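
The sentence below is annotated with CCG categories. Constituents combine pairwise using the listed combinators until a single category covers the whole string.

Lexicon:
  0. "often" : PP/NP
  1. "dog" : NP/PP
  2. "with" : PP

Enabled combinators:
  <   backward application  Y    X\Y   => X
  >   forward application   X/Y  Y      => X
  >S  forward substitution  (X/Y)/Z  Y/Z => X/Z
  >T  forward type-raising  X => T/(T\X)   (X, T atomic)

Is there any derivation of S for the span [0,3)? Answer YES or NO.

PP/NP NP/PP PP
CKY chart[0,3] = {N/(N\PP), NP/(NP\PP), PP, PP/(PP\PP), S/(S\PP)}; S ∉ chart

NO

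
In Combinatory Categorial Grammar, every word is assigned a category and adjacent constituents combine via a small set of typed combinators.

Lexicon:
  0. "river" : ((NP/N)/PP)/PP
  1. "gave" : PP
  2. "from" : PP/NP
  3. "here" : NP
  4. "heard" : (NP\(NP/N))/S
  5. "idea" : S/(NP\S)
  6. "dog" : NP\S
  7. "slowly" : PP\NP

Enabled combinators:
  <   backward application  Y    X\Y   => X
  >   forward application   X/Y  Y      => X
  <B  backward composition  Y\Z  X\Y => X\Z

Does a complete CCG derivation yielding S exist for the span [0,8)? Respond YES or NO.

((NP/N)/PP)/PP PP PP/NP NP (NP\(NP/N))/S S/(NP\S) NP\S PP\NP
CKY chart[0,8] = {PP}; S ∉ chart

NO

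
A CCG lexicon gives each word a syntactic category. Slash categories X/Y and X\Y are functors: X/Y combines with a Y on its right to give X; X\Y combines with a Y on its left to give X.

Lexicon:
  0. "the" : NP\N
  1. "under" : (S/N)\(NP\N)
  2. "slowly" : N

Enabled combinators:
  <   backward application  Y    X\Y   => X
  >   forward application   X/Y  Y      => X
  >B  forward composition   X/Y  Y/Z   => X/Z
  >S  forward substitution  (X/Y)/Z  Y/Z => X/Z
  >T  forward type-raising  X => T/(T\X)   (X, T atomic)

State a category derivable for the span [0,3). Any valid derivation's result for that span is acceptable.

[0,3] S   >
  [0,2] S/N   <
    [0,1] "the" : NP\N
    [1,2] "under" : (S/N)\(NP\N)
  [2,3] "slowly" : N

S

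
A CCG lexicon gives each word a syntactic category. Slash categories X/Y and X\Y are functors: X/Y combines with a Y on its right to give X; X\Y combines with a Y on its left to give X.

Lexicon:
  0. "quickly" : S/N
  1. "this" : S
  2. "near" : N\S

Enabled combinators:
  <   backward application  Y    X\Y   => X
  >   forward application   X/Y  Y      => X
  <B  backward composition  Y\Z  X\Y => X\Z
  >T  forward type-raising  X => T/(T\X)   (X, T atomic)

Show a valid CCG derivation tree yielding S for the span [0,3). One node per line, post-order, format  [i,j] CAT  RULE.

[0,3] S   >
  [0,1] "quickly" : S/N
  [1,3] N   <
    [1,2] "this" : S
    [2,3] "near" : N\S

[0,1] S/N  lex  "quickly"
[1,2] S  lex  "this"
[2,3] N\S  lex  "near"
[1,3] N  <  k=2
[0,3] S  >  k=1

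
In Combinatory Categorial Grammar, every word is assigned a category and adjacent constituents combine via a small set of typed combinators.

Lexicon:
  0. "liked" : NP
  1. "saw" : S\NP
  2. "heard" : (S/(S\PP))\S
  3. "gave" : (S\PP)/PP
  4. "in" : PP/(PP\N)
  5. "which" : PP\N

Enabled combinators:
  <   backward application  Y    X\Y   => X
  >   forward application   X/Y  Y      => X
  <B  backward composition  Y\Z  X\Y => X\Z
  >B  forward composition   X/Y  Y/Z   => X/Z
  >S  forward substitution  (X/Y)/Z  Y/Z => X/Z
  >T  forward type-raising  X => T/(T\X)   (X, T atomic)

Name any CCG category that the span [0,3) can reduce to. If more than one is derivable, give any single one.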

+++

What you need to do |
An exact copy of all the records above is needed.

Task answer |
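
The sentence below is annotated with CCG categories. Constituents combine pairwise using the listed combinators until a single category covers the whole string.

Lexicon:
  0. "often" : PP/NP
  1. "dog" : NP/PP
  2. "with" : PP

Enabled combinators:
  <   backward application  Y    X\Y   => X
  >   forward application   X/Y  Y      => X
  >S  forward substitution  (X/Y)/Z  Y/Z => X/Z
  >T  forward type-raising  X => T/(T\X)   (X, T atomic)

Is there any derivation of S for the span [0,3)? Answer YES or NO.

PP/NP NP/PP PP
CKY chart[0,3] = {N/(N\PP), NP/(NP\PP), PP, PP/(PP\PP), S/(S\PP)}; S ∉ chart

NO

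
In Combinatory Categorial Grammar, every word is assigned a category and adjacent constituents combine via a small set of typed combinators.

Lexicon:
  0. "river" : ((NP/N)/PP)/PP
  1. "gave" : PP
  2. "from" : PP/NP
  3. "here" : NP
  4. "heard" : (NP\(NP/N))/S
  5. "idea" : S/(NP\S)
  6. "dog" : NP\S
  7. "slowly" : PP\NP

Enabled combinators:
  <   backward application  Y    X\Y   => X
  >   forward application   X/Y  Y      => X
  <B  backward composition  Y\Z  X\Y => X\Z

Does a complete CCG derivation yielding S exist for the span [0,8)? Respond YES or NO.

((NP/N)/PP)/PP PP PP/NP NP (NP\(NP/N))/S S/(NP\S) NP\S PP\NP
CKY chart[0,8] = {PP}; S ∉ chart

NO

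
A CCG lexicon gives each word a syntactic category. Slash categories X/Y and X\Y are functors: X/Y combines with a Y on its right to give X; X\Y combines with a Y on its left to give X.

Lexicon:
  0. "the" : NP\N
  1. "under" : (S/N)\(NP\N)
  2. "slowly" : N

Enabled combinators:
  <   backward application  Y    X\Y   => X
  >   forward application   X/Y  Y      => X
  >B  forward composition   X/Y  Y/Z   => X/Z
  >S  forward substitution  (X/Y)/Z  Y/Z => X/Z
  >T  forward type-raising  X => T/(T\X)   (X, T atomic)

State a category derivable for the span [0,3). Any valid derivation's result for that span is acceptable.

[0,3] S   >
  [0,2] S/N   <
    [0,1] "the" : NP\N
    [1,2] "under" : (S/N)\(NP\N)
  [2,3] "slowly" : N

S

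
A CCG lexicon gives each word a syntactic category. Slash categories X/Y and X\Y are functors: X/Y combines with a Y on its right to give X; X\Y combines with a Y on its left to give X.

Lexicon:
  0. "quickly" : S/N
  1. "this" : S
  2. "near" : N\S

Enabled combinators:
  <   backward application  Y    X\Y   => X
  >   forward application   X/Y  Y      => X
  <B  backward composition  Y\Z  X\Y => X\Z
  >T  forward type-raising  X => T/(T\X)   (X, T atomic)

Show a valid CCG derivation tree yielding S for the span [0,3). One node per line, post-order, format  [i,j] CAT  RULE.

[0,3] S   >
  [0,1] "quickly" : S/N
  [1,3] N   <
    [1,2] "this" : S
    [2,3] "near" : N\S

[0,1] S/N  lex  "quickly"
[1,2] S  lex  "this"
[2,3] N\S  lex  "near"
[1,3] N  <  k=2
[0,3] S  >  k=1

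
In Combinatory Categorial Grammar, every word is assigned a category and adjacent constituents combine via a small set of typed combinators.

Lexicon:
  0. "liked" : NP
  1. "saw" : S\NP
  2. "heard" : (S/(S\PP))\S
  3. "gave" : (S\PP)/PP
  4. "in" : PP/(PP\N)
  5. "which" : PP\N

Enabled combinators:
  <   backward application  Y    X\Y   => X
  >   forward application   X/Y  Y      => X
  <B  backward composition  Y\Z  X\Y => X\Z
  >B  forward composition   X/Y  Y/Z   => X/Z
  >S  forward substitution  (X/Y)/Z  Y/Z => X/Z
  >T  forward type-raising  X => T/(T\X)   (X, T atomic)

Name any CCG category that the span [0,3) can reduce to. If more than one is derivable, give any single one.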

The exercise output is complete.